[Saved entries]
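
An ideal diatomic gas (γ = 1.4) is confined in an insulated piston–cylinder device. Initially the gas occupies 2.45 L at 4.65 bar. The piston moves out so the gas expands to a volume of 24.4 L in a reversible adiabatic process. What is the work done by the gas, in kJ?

W ≈ 1.71 kJ

P₂ = P₁(V₁/V₂)^γ = 4.65×(2.45/24.4)^(1.4) = 0.1862 bar.
For a reversible adiabat, W_by_gas = (P₁V₁ − P₂V₂)/(γ−1).
W_by = (465000×0.00245 − 18620×0.0244) / (0.4) = 1712 J.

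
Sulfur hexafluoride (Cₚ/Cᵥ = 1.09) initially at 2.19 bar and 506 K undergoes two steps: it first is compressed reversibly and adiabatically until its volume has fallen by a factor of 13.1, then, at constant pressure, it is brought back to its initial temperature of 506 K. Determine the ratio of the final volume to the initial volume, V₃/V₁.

Adiabatic step: V₂/V₁ = 0.07634; T₂ = T₁·13.1^(0.09) = 637.8 K.
Isobaric step: V₃/V₂ = T₃/T₂ = 506/637.8.
V₃/V₁ = (V₂/V₁)(V₃/V₂) = 0.07634 × (506/637.8) = 0.06056.

V₃/V₁ ≈ 0.0606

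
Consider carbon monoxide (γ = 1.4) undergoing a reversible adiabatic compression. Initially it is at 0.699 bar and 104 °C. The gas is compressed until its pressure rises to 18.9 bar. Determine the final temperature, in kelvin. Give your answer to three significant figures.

Along an adiabat T P^((1−γ)/γ) is constant, so T₂ = T₁ (P₂/P₁)^((γ−1)/γ).
T₁ = 104 °C = 377.1 K.
T₂ = 377.1 × (18.9/0.699)^(0.286) = 967.5 K.

T₂ ≈ 968 K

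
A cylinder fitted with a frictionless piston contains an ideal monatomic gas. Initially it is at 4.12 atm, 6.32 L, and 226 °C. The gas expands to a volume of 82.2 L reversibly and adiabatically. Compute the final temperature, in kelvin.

For a reversible adiabat TV^(γ−1) is constant, so T₂ = T₁ (V₁/V₂)^(γ−1).
γ = 5/3 for a monatomic ideal gas.
T₁ = 226 °C = 499.1 K.
T₂ = 499.1 × (6.32/82.2)^(2/3) = 90.25 K.

T₂ ≈ 90.3 K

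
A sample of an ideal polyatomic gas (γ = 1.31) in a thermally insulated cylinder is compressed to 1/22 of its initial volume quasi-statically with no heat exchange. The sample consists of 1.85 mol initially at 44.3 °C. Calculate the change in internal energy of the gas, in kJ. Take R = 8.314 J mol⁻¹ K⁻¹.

ΔU ≈ 25.3 kJ

Adiabatic: T₁V₁^(γ−1) = T₂V₂^(γ−1) ⇒ T₂ = T₁ (V₁/V₂)^(γ−1).
T₁ = 44.3 °C = 317.4 K.
T₂ = 317.4 × 22^(0.31) = 827.6 K.
Q = 0, so ΔU = W_on_gas = nCᵥΔT with Cᵥ = R/(γ−1) = 26.82 J/(mol·K).
ΔU = 1.85 × 26.82 × (827.6 − 317.4) = 25310 J.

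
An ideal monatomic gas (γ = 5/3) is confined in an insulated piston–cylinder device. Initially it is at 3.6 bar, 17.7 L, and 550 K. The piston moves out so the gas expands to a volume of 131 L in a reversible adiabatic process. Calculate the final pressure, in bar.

Adiabatic: P₁V₁^γ = P₂V₂^γ ⇒ P₂ = P₁ (V₁/V₂)^γ.
P₂ = 3.6 × (17.7/131)^(5/3) = 0.1281 bar.

P₂ ≈ 0.128 bar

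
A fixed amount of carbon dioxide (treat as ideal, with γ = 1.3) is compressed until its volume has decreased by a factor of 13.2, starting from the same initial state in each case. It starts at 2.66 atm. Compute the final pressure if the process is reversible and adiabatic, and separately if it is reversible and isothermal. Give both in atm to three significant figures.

adiabatic: 76.1 atm; isothermal: 35.1 atm

Isothermal: P₂ = P₁(V₁/V₂) = 2.66×13.2 = 35.11 atm.
Adiabatic: P₂ = P₁(V₁/V₂)^γ = 2.66×13.2^(1.3) = 76.14 atm.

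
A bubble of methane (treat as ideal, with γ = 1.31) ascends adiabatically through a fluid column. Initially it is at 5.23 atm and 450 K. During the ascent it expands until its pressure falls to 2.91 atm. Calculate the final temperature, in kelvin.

Along an adiabat T P^((1−γ)/γ) is constant, so T₂ = T₁ (P₂/P₁)^((γ−1)/γ).
T₂ = 450 × (2.91/5.23)^(0.237) = 391.7 K.

T₂ ≈ 392 K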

▶ **Your objective**
Restate the entries above, keeping every word intact.

▶ **Task solution**
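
An ideal diatomic gas (γ = 1.4) is confined in an insulated piston–cylinder device. Initially the gas occupies 2.45 L at 4.65 bar. The piston moves out so the gas expands to a volume of 24.4 L in a reversible adiabatic process. What is the work done by the gas, in kJ?

W ≈ 1.71 kJ

P₂ = P₁(V₁/V₂)^γ = 4.65×(2.45/24.4)^(1.4) = 0.1862 bar.
For a reversible adiabat, W_by_gas = (P₁V₁ − P₂V₂)/(γ−1).
W_by = (465000×0.00245 − 18620×0.0244) / (0.4) = 1712 J.

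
Sulfur hexafluoride (Cₚ/Cᵥ = 1.09) initially at 2.19 bar and 506 K undergoes two steps: it first is compressed reversibly and adiabatically until its volume has fallen by a factor of 13.1, then, at constant pressure, it is brought back to its initial temperature of 506 K. Determine the ratio of the final volume to the initial volume, V₃/V₁.

Adiabatic step: V₂/V₁ = 0.07634; T₂ = T₁·13.1^(0.09) = 637.8 K.
Isobaric step: V₃/V₂ = T₃/T₂ = 506/637.8.
V₃/V₁ = (V₂/V₁)(V₃/V₂) = 0.07634 × (506/637.8) = 0.06056.

V₃/V₁ ≈ 0.0606

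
Consider carbon monoxide (γ = 1.4) undergoing a reversible adiabatic compression. Initially it is at 0.699 bar and 104 °C. The gas is compressed until its pressure rises to 18.9 bar. Determine the final temperature, in kelvin. Give your answer to three significant figures.

Along an adiabat T P^((1−γ)/γ) is constant, so T₂ = T₁ (P₂/P₁)^((γ−1)/γ).
T₁ = 104 °C = 377.1 K.
T₂ = 377.1 × (18.9/0.699)^(0.286) = 967.5 K.

T₂ ≈ 968 K

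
A cylinder fitted with a frictionless piston contains an ideal monatomic gas. Initially it is at 4.12 atm, 6.32 L, and 226 °C. The gas expands to a volume of 82.2 L reversibly and adiabatically. Compute the final temperature, in kelvin.

For a reversible adiabat TV^(γ−1) is constant, so T₂ = T₁ (V₁/V₂)^(γ−1).
γ = 5/3 for a monatomic ideal gas.
T₁ = 226 °C = 499.1 K.
T₂ = 499.1 × (6.32/82.2)^(2/3) = 90.25 K.

T₂ ≈ 90.3 K

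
A sample of an ideal polyatomic gas (γ = 1.31) in a thermally insulated cylinder is compressed to 1/22 of its initial volume quasi-statically with no heat exchange. The sample consists of 1.85 mol initially at 44.3 °C. Calculate the change in internal energy of the gas, in kJ. Take R = 8.314 J mol⁻¹ K⁻¹.

ΔU ≈ 25.3 kJ

Adiabatic: T₁V₁^(γ−1) = T₂V₂^(γ−1) ⇒ T₂ = T₁ (V₁/V₂)^(γ−1).
T₁ = 44.3 °C = 317.4 K.
T₂ = 317.4 × 22^(0.31) = 827.6 K.
Q = 0, so ΔU = W_on_gas = nCᵥΔT with Cᵥ = R/(γ−1) = 26.82 J/(mol·K).
ΔU = 1.85 × 26.82 × (827.6 − 317.4) = 25310 J.

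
An ideal monatomic gas (γ = 5/3) is confined in an insulated piston–cylinder device. Initially it is at 3.6 bar, 17.7 L, and 550 K. The piston moves out so the gas expands to a volume of 131 L in a reversible adiabatic process. Calculate the final pressure, in bar.

Adiabatic: P₁V₁^γ = P₂V₂^γ ⇒ P₂ = P₁ (V₁/V₂)^γ.
P₂ = 3.6 × (17.7/131)^(5/3) = 0.1281 bar.

P₂ ≈ 0.128 bar

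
A fixed amount of carbon dioxide (treat as ideal, with γ = 1.3) is compressed until its volume has decreased by a factor of 13.2, starting from the same initial state in each case. It starts at 2.66 atm. Compute the final pressure if the process is reversible and adiabatic, and separately if it is reversible and isothermal. Give both in atm to three significant figures.

adiabatic: 76.1 atm; isothermal: 35.1 atm

Isothermal: P₂ = P₁(V₁/V₂) = 2.66×13.2 = 35.11 atm.
Adiabatic: P₂ = P₁(V₁/V₂)^γ = 2.66×13.2^(1.3) = 76.14 atm.

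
A bubble of methane (treat as ideal, with γ = 1.31) ascends adiabatically through a fluid column. Initially it is at 5.23 atm and 450 K. During the ascent it expands until its pressure falls to 2.91 atm. Calculate the final temperature, in kelvin.

Along an adiabat T P^((1−γ)/γ) is constant, so T₂ = T₁ (P₂/P₁)^((γ−1)/γ).
T₂ = 450 × (2.91/5.23)^(0.237) = 391.7 K.

T₂ ≈ 392 K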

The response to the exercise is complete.